[Saved data entries]
Start of Block

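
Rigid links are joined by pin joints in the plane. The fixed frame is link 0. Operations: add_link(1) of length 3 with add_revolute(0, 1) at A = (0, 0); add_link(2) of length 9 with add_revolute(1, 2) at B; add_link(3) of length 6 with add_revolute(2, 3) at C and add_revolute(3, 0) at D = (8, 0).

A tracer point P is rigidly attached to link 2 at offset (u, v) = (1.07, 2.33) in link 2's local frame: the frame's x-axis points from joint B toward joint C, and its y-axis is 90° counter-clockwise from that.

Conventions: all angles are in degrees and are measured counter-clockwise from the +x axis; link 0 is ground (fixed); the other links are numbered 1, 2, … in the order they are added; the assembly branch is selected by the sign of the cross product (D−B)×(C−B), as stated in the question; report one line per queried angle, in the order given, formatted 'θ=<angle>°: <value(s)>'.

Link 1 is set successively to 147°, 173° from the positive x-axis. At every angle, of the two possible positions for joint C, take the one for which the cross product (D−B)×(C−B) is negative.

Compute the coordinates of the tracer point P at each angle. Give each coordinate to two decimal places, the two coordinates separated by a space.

A=(0,0), D=(8.00,0)
θ=147°: B = A + 3.00·(cos147°, sin147°) = (-2.5160, 1.6339)
θ=147°: |BD| = 10.6422
θ=147°: circle(B,9.00) ∩ circle(D,6.00): a=7.4353, h=5.0711
θ=147°:   candidates: C₊=(5.6097,5.5033) cross=53.968; C₋=(4.0526,-4.5186) cross=-53.968
θ=147°:   branch - wants cross < 0 → take C=(4.0526,-4.5186) (cross=-53.968)
θ=147°: ex = (C−B)/|BC| = (0.7298,-0.6836); ey = (0.6836,0.7298)
θ=147°: P = B + 1.07·ex + 2.33·ey = (-0.1423,2.6030)
θ=173°: B = A + 3.00·(cos173°, sin173°) = (-2.9776, 0.3656)
θ=173°: |BD| = 10.9837
θ=173°: circle(B,9.00) ∩ circle(D,6.00): a=7.5403, h=4.9136
θ=173°:   candidates: C₊=(4.7221,5.0255) cross=53.969; C₋=(4.3950,-4.7962) cross=-53.969
θ=173°:   branch - wants cross < 0 → take C=(4.3950,-4.7962) (cross=-53.969)
θ=173°: ex = (C−B)/|BC| = (0.8192,-0.5735); ey = (0.5735,0.8192)
θ=173°: P = B + 1.07·ex + 2.33·ey = (-0.7648,1.6606)

θ=147°: -0.14 2.60
θ=173°: -0.76 1.66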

End of Block

What you have to do => Copy, exactly and only, the lines above that begin with the one containing "A tracer point" and finish with the one containing "Link 1 is set".

Response area =>
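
A tracer point P is rigidly attached to link 2 at offset (u, v) = (1.07, 2.33) in link 2's local frame: the frame's x-axis points from joint B toward joint C, and its y-axis is 90° counter-clockwise from that.

Conventions: all angles are in degrees and are measured counter-clockwise from the +x axis; link 0 is ground (fixed); the other links are numbered 1, 2, … in the order they are added; the assembly branch is selected by the sign of the cross product (D−B)×(C−B), as stated in the question; report one line per queried angle, in the order given, formatted 'θ=<angle>°: <value(s)>'.

Link 1 is set successively to 147°, 173° from the positive x-axis. At every angle, of the two possible positions for joint C, take the one for which the cross product (D−B)×(C−B) is negative.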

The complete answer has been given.